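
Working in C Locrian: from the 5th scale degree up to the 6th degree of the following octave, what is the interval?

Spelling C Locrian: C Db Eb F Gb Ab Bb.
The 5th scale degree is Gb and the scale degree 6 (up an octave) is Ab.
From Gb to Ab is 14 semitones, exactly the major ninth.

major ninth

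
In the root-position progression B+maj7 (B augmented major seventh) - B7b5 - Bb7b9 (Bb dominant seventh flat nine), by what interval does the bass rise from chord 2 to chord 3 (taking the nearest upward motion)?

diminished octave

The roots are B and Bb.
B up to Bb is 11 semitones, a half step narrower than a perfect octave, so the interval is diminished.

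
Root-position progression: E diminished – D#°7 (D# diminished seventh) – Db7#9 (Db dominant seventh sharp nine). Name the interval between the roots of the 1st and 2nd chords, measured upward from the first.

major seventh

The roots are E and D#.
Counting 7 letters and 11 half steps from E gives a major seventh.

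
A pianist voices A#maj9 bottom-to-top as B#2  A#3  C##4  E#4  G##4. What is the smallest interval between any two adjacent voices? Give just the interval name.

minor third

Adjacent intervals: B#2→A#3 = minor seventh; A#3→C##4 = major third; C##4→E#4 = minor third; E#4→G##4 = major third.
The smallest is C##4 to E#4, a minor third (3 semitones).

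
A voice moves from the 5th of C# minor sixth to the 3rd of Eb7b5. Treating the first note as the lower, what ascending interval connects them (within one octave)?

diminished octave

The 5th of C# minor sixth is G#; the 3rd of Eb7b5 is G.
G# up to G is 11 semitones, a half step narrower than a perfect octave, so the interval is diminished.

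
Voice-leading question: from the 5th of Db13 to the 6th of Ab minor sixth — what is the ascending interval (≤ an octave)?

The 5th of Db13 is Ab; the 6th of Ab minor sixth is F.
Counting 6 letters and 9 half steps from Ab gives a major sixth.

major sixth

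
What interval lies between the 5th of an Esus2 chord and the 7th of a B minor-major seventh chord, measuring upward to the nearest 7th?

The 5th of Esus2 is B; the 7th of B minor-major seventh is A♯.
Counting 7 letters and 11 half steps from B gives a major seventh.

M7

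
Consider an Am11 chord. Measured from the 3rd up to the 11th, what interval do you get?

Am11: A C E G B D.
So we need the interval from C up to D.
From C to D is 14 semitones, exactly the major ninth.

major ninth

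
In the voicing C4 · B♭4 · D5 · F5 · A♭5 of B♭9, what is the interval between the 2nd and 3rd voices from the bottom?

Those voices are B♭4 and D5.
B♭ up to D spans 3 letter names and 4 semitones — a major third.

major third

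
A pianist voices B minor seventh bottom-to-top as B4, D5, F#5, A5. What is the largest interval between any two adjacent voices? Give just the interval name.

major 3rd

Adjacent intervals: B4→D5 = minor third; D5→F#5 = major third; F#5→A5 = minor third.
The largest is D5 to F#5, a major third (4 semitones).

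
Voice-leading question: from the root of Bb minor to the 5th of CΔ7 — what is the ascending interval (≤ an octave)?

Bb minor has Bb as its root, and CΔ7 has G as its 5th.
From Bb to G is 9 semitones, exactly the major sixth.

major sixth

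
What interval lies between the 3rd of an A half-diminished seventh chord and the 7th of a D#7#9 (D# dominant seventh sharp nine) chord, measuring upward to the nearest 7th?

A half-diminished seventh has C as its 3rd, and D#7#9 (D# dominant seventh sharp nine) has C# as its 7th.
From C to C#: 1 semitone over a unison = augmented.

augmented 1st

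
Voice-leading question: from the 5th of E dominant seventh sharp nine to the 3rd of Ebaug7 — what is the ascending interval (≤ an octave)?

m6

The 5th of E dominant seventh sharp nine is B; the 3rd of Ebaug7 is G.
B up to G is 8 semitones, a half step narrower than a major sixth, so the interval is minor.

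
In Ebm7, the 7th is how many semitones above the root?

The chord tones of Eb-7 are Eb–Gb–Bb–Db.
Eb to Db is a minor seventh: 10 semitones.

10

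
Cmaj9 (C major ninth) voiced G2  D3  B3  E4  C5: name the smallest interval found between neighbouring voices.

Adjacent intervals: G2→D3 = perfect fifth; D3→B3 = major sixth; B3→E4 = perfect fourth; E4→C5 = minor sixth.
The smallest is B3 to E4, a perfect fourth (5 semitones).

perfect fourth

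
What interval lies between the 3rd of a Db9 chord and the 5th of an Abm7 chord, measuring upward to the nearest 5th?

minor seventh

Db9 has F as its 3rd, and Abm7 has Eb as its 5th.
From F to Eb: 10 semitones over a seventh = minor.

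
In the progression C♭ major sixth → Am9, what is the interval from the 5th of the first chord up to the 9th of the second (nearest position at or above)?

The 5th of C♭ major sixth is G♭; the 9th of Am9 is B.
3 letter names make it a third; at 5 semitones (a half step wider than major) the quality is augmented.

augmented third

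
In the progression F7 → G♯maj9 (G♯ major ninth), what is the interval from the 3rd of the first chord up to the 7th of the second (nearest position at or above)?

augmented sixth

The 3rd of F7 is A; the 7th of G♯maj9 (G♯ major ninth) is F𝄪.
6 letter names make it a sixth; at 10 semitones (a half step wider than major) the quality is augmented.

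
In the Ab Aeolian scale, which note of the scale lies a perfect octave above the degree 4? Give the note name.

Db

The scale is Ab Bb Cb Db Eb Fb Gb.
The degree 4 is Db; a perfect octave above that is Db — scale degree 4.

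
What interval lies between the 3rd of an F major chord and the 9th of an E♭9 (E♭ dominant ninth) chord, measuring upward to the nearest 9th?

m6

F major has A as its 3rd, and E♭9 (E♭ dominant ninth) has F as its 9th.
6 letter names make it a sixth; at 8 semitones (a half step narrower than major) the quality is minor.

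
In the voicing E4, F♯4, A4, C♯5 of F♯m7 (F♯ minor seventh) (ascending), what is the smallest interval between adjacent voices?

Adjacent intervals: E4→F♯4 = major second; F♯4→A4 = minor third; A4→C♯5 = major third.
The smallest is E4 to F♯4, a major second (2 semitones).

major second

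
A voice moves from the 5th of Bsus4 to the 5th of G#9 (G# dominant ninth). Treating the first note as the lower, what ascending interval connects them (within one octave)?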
------------
* _TASK TO COMPLETE_: Each line above is to be reproduced exactly. Leave none out.

* _TASK ANSWER_:
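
Working in C Locrian: from the 5th scale degree up to the 6th degree of the following octave, what is the interval?

Spelling C Locrian: C Db Eb F Gb Ab Bb.
The 5th scale degree is Gb and the scale degree 6 (up an octave) is Ab.
From Gb to Ab is 14 semitones, exactly the major ninth.

major ninth

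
In the root-position progression B+maj7 (B augmented major seventh) - B7b5 - Bb7b9 (Bb dominant seventh flat nine), by what interval does the bass rise from chord 2 to chord 3 (taking the nearest upward motion)?

diminished octave

The roots are B and Bb.
B up to Bb is 11 semitones, a half step narrower than a perfect octave, so the interval is diminished.

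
Root-position progression: E diminished – D#°7 (D# diminished seventh) – Db7#9 (Db dominant seventh sharp nine). Name the interval between the roots of the 1st and 2nd chords, measured upward from the first.

major seventh

The roots are E and D#.
Counting 7 letters and 11 half steps from E gives a major seventh.

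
A pianist voices A#maj9 bottom-to-top as B#2  A#3  C##4  E#4  G##4. What is the smallest interval between any two adjacent voices? Give just the interval name.

minor third

Adjacent intervals: B#2→A#3 = minor seventh; A#3→C##4 = major third; C##4→E#4 = minor third; E#4→G##4 = major third.
The smallest is C##4 to E#4, a minor third (3 semitones).

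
A voice moves from the 5th of C# minor sixth to the 3rd of Eb7b5. Treating the first note as the lower, what ascending interval connects them (within one octave)?

diminished octave

The 5th of C# minor sixth is G#; the 3rd of Eb7b5 is G.
G# up to G is 11 semitones, a half step narrower than a perfect octave, so the interval is diminished.

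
Voice-leading question: from the 5th of Db13 to the 6th of Ab minor sixth — what is the ascending interval (≤ an octave)?

The 5th of Db13 is Ab; the 6th of Ab minor sixth is F.
Counting 6 letters and 9 half steps from Ab gives a major sixth.

major sixth

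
What interval lies between the 5th of an Esus2 chord and the 7th of a B minor-major seventh chord, measuring upward to the nearest 7th?

The 5th of Esus2 is B; the 7th of B minor-major seventh is A♯.
Counting 7 letters and 11 half steps from B gives a major seventh.

M7

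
Consider an Am11 chord. Measured from the 3rd up to the 11th, what interval do you get?

Am11: A C E G B D.
So we need the interval from C up to D.
From C to D is 14 semitones, exactly the major ninth.

major ninth

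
In the voicing C4 · B♭4 · D5 · F5 · A♭5 of B♭9, what is the interval between the 2nd and 3rd voices from the bottom?

Those voices are B♭4 and D5.
B♭ up to D spans 3 letter names and 4 semitones — a major third.

major third

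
A pianist voices B minor seventh bottom-to-top as B4, D5, F#5, A5. What is the largest interval between any two adjacent voices? Give just the interval name.

major 3rd

Adjacent intervals: B4→D5 = minor third; D5→F#5 = major third; F#5→A5 = minor third.
The largest is D5 to F#5, a major third (4 semitones).

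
Voice-leading question: from the root of Bb minor to the 5th of CΔ7 — what is the ascending interval (≤ an octave)?

Bb minor has Bb as its root, and CΔ7 has G as its 5th.
From Bb to G is 9 semitones, exactly the major sixth.

major sixth

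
What interval lies between the 3rd of an A half-diminished seventh chord and the 7th of a D#7#9 (D# dominant seventh sharp nine) chord, measuring upward to the nearest 7th?

A half-diminished seventh has C as its 3rd, and D#7#9 (D# dominant seventh sharp nine) has C# as its 7th.
From C to C#: 1 semitone over a unison = augmented.

augmented 1st

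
Voice-leading question: from the 5th of E dominant seventh sharp nine to the 3rd of Ebaug7 — what is the ascending interval (≤ an octave)?

m6

The 5th of E dominant seventh sharp nine is B; the 3rd of Ebaug7 is G.
B up to G is 8 semitones, a half step narrower than a major sixth, so the interval is minor.

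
In Ebm7, the 7th is how many semitones above the root?

The chord tones of Eb-7 are Eb–Gb–Bb–Db.
Eb to Db is a minor seventh: 10 semitones.

10

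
Cmaj9 (C major ninth) voiced G2  D3  B3  E4  C5: name the smallest interval found between neighbouring voices.

Adjacent intervals: G2→D3 = perfect fifth; D3→B3 = major sixth; B3→E4 = perfect fourth; E4→C5 = minor sixth.
The smallest is B3 to E4, a perfect fourth (5 semitones).

perfect fourth

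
What interval lies between the 3rd of a Db9 chord and the 5th of an Abm7 chord, measuring upward to the nearest 5th?

minor seventh

Db9 has F as its 3rd, and Abm7 has Eb as its 5th.
From F to Eb: 10 semitones over a seventh = minor.

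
In the progression C♭ major sixth → Am9, what is the interval from the 5th of the first chord up to the 9th of the second (nearest position at or above)?

The 5th of C♭ major sixth is G♭; the 9th of Am9 is B.
3 letter names make it a third; at 5 semitones (a half step wider than major) the quality is augmented.

augmented third

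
In the progression F7 → G♯maj9 (G♯ major ninth), what is the interval from the 3rd of the first chord up to the 7th of the second (nearest position at or above)?

augmented sixth

The 3rd of F7 is A; the 7th of G♯maj9 (G♯ major ninth) is F𝄪.
6 letter names make it a sixth; at 10 semitones (a half step wider than major) the quality is augmented.

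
In the Ab Aeolian scale, which note of the scale lies a perfect octave above the degree 4? Give the note name.

Db

The scale is Ab Bb Cb Db Eb Fb Gb.
The degree 4 is Db; a perfect octave above that is Db — scale degree 4.

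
What interval lies between the 3rd of an F major chord and the 9th of an E♭9 (E♭ dominant ninth) chord, measuring upward to the nearest 9th?

m6

F major has A as its 3rd, and E♭9 (E♭ dominant ninth) has F as its 9th.
6 letter names make it a sixth; at 8 semitones (a half step narrower than major) the quality is minor.

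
In the voicing E4, F♯4, A4, C♯5 of F♯m7 (F♯ minor seventh) (ascending), what is the smallest interval between adjacent voices?

Adjacent intervals: E4→F♯4 = major second; F♯4→A4 = minor third; A4→C♯5 = major third.
The smallest is E4 to F♯4, a major second (2 semitones).

major second

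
A voice moves from the 5th of Bsus4 to the 5th of G#9 (G# dominant ninth). Treating the first note as the lower, what ascending interval connects them (within one octave)?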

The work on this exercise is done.